§ **Exercise brief**: The result should be every line of the listing that holds the word "calculus".

§ **Supplied records**:
----
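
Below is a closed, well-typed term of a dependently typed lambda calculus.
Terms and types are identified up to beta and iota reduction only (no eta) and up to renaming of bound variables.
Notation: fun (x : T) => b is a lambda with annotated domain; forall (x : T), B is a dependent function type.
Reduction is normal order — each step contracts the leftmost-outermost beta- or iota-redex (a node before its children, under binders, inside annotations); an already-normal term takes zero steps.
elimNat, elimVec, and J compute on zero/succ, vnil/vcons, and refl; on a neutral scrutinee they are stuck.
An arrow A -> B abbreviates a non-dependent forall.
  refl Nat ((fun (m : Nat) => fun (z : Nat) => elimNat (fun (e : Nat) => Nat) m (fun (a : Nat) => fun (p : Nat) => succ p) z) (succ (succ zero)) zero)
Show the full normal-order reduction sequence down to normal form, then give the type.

reduction (normal order):
  refl Nat ((fun (m : Nat) => fun (z : Nat) => elimNat (fun (e : Nat) => Nat) m (fun (a : Nat) => fun (p : Nat) => succ p) z) (succ (succ zero)) zero)
  ~> refl Nat ((fun (m : Nat) => elimNat (fun (z : Nat) => Nat) (succ (succ zero)) (fun (e : Nat) => fun (a : Nat) => succ a) m) zero)
  ~> refl Nat (elimNat (fun (m : Nat) => Nat) (succ (succ zero)) (fun (z : Nat) => fun (e : Nat) => succ e) zero)
  ~> refl Nat (succ (succ zero))
the term's type:
  Eq Nat (succ (succ zero)) (succ (succ zero))


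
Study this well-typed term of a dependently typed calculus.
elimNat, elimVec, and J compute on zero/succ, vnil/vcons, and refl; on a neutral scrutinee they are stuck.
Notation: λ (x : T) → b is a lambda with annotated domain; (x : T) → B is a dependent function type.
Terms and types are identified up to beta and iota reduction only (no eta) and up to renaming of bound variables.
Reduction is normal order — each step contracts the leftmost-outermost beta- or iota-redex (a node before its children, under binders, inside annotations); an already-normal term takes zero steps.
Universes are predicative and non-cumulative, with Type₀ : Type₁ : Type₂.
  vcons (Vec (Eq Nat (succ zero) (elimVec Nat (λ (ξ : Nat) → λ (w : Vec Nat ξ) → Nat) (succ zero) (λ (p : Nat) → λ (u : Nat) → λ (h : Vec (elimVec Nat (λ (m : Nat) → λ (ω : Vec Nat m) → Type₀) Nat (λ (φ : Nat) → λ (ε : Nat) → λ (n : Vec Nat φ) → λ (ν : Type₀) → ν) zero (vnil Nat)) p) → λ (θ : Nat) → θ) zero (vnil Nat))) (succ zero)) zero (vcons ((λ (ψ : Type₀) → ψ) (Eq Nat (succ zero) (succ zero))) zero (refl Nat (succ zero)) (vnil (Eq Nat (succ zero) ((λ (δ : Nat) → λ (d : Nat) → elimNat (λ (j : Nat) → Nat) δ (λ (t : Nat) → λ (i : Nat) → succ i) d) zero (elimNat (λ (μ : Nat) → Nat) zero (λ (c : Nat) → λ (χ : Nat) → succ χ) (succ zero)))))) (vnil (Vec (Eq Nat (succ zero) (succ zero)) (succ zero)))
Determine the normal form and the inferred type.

reduced normal form:
  vcons (Vec (Eq Nat (succ zero) (succ zero)) (succ zero)) zero (vcons (Eq Nat (succ zero) (succ zero)) zero (refl Nat (succ zero)) (vnil (Eq Nat (succ zero) (succ zero)))) (vnil (Vec (Eq Nat (succ zero) (succ zero)) (succ zero)))
type:
  Vec (Vec (Eq Nat (succ zero) (succ zero)) (succ zero)) (succ zero)


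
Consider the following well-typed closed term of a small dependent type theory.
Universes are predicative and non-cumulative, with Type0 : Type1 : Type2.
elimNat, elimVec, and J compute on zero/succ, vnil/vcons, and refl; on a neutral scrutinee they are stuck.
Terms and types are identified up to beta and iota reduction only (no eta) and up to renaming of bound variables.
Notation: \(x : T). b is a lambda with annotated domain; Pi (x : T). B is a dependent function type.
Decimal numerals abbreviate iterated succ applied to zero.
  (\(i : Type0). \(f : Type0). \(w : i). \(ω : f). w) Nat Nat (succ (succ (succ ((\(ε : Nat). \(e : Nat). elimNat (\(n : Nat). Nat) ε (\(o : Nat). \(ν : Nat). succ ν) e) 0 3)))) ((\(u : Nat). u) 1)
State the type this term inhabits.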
----
§ **Task output**:
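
Below is a closed, well-typed term of a dependently typed lambda calculus.
Study this well-typed term of a dependently typed calculus.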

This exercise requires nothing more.